The full set of entries below is to be returned unchanged.
Data excerpts Block Start
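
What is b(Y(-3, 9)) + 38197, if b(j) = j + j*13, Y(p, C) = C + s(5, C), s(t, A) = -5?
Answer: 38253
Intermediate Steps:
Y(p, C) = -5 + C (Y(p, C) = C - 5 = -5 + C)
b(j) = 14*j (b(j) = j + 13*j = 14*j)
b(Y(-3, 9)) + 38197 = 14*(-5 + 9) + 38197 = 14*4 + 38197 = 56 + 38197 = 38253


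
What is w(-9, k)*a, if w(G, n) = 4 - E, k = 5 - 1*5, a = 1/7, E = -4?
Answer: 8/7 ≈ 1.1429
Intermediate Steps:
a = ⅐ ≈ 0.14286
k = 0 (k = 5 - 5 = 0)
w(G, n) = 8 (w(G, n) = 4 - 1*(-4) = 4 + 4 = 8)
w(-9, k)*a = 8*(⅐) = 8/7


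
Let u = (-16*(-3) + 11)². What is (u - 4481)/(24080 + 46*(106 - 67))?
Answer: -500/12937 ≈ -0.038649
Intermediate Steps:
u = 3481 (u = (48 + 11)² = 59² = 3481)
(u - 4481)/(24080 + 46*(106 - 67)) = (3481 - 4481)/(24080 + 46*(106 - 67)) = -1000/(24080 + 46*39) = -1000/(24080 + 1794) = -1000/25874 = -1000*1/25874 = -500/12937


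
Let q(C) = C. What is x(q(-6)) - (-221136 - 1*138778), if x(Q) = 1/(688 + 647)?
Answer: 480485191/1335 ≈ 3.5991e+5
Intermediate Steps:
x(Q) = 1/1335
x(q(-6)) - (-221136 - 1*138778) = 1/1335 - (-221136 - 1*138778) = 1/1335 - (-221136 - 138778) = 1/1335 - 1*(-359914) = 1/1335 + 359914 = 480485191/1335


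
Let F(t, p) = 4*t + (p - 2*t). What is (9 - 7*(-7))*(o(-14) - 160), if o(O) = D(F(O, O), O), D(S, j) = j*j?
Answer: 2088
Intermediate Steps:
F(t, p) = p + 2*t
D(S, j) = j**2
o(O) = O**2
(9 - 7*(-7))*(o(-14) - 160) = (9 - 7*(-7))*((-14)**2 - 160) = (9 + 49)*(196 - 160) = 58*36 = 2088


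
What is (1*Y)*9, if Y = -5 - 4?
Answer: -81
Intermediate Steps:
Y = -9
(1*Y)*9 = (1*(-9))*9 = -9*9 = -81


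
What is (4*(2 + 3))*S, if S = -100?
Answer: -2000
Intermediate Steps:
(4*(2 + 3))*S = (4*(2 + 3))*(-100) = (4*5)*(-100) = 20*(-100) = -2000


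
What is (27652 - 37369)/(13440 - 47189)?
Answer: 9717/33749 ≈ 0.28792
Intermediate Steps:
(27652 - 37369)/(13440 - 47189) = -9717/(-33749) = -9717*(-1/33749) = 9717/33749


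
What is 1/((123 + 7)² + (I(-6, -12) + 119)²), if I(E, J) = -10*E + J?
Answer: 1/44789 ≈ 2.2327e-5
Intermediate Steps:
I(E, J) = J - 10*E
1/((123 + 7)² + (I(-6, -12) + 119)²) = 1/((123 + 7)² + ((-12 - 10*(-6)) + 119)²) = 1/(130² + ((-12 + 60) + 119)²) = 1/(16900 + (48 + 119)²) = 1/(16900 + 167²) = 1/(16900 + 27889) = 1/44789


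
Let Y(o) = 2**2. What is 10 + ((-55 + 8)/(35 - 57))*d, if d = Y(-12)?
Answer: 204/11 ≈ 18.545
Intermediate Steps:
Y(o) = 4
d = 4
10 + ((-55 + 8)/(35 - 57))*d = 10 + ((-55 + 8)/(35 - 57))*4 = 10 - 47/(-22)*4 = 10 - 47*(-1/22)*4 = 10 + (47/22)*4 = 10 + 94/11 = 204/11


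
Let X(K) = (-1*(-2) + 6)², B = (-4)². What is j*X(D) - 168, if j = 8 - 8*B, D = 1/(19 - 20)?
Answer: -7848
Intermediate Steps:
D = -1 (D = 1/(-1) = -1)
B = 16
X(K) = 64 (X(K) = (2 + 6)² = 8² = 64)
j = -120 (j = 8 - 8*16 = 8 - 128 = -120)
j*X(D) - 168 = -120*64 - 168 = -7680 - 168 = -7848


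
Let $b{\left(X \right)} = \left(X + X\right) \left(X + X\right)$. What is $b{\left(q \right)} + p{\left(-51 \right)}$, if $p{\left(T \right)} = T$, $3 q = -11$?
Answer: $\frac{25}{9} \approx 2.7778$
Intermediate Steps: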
Data excerpts Block End
Task result
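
What is b(Y(-3, 9)) + 38197, if b(j) = j + j*13, Y(p, C) = C + s(5, C), s(t, A) = -5?
Answer: 38253
Intermediate Steps:
Y(p, C) = -5 + C (Y(p, C) = C - 5 = -5 + C)
b(j) = 14*j (b(j) = j + 13*j = 14*j)
b(Y(-3, 9)) + 38197 = 14*(-5 + 9) + 38197 = 14*4 + 38197 = 56 + 38197 = 38253


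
What is w(-9, k)*a, if w(G, n) = 4 - E, k = 5 - 1*5, a = 1/7, E = -4?
Answer: 8/7 ≈ 1.1429
Intermediate Steps:
a = ⅐ ≈ 0.14286
k = 0 (k = 5 - 5 = 0)
w(G, n) = 8 (w(G, n) = 4 - 1*(-4) = 4 + 4 = 8)
w(-9, k)*a = 8*(⅐) = 8/7


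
Let u = (-16*(-3) + 11)². What is (u - 4481)/(24080 + 46*(106 - 67))?
Answer: -500/12937 ≈ -0.038649
Intermediate Steps:
u = 3481 (u = (48 + 11)² = 59² = 3481)
(u - 4481)/(24080 + 46*(106 - 67)) = (3481 - 4481)/(24080 + 46*(106 - 67)) = -1000/(24080 + 46*39) = -1000/(24080 + 1794) = -1000/25874 = -1000*1/25874 = -500/12937


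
Let q(C) = C. What is x(q(-6)) - (-221136 - 1*138778), if x(Q) = 1/(688 + 647)?
Answer: 480485191/1335 ≈ 3.5991e+5
Intermediate Steps:
x(Q) = 1/1335
x(q(-6)) - (-221136 - 1*138778) = 1/1335 - (-221136 - 1*138778) = 1/1335 - (-221136 - 138778) = 1/1335 - 1*(-359914) = 1/1335 + 359914 = 480485191/1335


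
Let F(t, p) = 4*t + (p - 2*t). What is (9 - 7*(-7))*(o(-14) - 160), if o(O) = D(F(O, O), O), D(S, j) = j*j?
Answer: 2088
Intermediate Steps:
F(t, p) = p + 2*t
D(S, j) = j**2
o(O) = O**2
(9 - 7*(-7))*(o(-14) - 160) = (9 - 7*(-7))*((-14)**2 - 160) = (9 + 49)*(196 - 160) = 58*36 = 2088


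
What is (1*Y)*9, if Y = -5 - 4?
Answer: -81
Intermediate Steps:
Y = -9
(1*Y)*9 = (1*(-9))*9 = -9*9 = -81


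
What is (4*(2 + 3))*S, if S = -100?
Answer: -2000
Intermediate Steps:
(4*(2 + 3))*S = (4*(2 + 3))*(-100) = (4*5)*(-100) = 20*(-100) = -2000


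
What is (27652 - 37369)/(13440 - 47189)?
Answer: 9717/33749 ≈ 0.28792
Intermediate Steps:
(27652 - 37369)/(13440 - 47189) = -9717/(-33749) = -9717*(-1/33749) = 9717/33749


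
What is 1/((123 + 7)² + (I(-6, -12) + 119)²), if I(E, J) = -10*E + J?
Answer: 1/44789 ≈ 2.2327e-5
Intermediate Steps:
I(E, J) = J - 10*E
1/((123 + 7)² + (I(-6, -12) + 119)²) = 1/((123 + 7)² + ((-12 - 10*(-6)) + 119)²) = 1/(130² + ((-12 + 60) + 119)²) = 1/(16900 + (48 + 119)²) = 1/(16900 + 167²) = 1/(16900 + 27889) = 1/44789


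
Let Y(o) = 2**2. What is 10 + ((-55 + 8)/(35 - 57))*d, if d = Y(-12)?
Answer: 204/11 ≈ 18.545
Intermediate Steps:
Y(o) = 4
d = 4
10 + ((-55 + 8)/(35 - 57))*d = 10 + ((-55 + 8)/(35 - 57))*4 = 10 - 47/(-22)*4 = 10 - 47*(-1/22)*4 = 10 + (47/22)*4 = 10 + 94/11 = 204/11


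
Let X(K) = (-1*(-2) + 6)², B = (-4)². What is j*X(D) - 168, if j = 8 - 8*B, D = 1/(19 - 20)?
Answer: -7848
Intermediate Steps:
D = -1 (D = 1/(-1) = -1)
B = 16
X(K) = 64 (X(K) = (2 + 6)² = 8² = 64)
j = -120 (j = 8 - 8*16 = 8 - 128 = -120)
j*X(D) - 168 = -120*64 - 168 = -7680 - 168 = -7848


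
Let $b{\left(X \right)} = \left(X + X\right) \left(X + X\right)$. What is $b{\left(q \right)} + p{\left(-51 \right)}$, if $p{\left(T \right)} = T$, $3 q = -11$?
Answer: $\frac{25}{9} \approx 2.7778$
Intermediate Steps: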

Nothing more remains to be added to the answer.